## PROVIDED ENTRIES
******************************

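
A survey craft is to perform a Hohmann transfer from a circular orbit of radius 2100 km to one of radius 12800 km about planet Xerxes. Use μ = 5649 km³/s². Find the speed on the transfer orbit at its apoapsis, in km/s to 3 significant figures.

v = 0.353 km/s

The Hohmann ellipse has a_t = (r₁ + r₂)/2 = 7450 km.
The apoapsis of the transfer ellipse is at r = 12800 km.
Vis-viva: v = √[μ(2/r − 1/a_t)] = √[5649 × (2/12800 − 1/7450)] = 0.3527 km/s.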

******************************

## TRY IT
Word for word, write out every record in the listing.

## REPLY TO THE TASK
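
A survey craft is to perform a Hohmann transfer from a circular orbit of radius 2100 km to one of radius 12800 km about planet Xerxes. Use μ = 5649 km³/s². Find the speed on the transfer orbit at its apoapsis, in km/s to 3 significant figures.

v = 0.353 km/s

The Hohmann ellipse has a_t = (r₁ + r₂)/2 = 7450 km.
The apoapsis of the transfer ellipse is at r = 12800 km.
Vis-viva: v = √[μ(2/r − 1/a_t)] = √[5649 × (2/12800 − 1/7450)] = 0.3527 km/s.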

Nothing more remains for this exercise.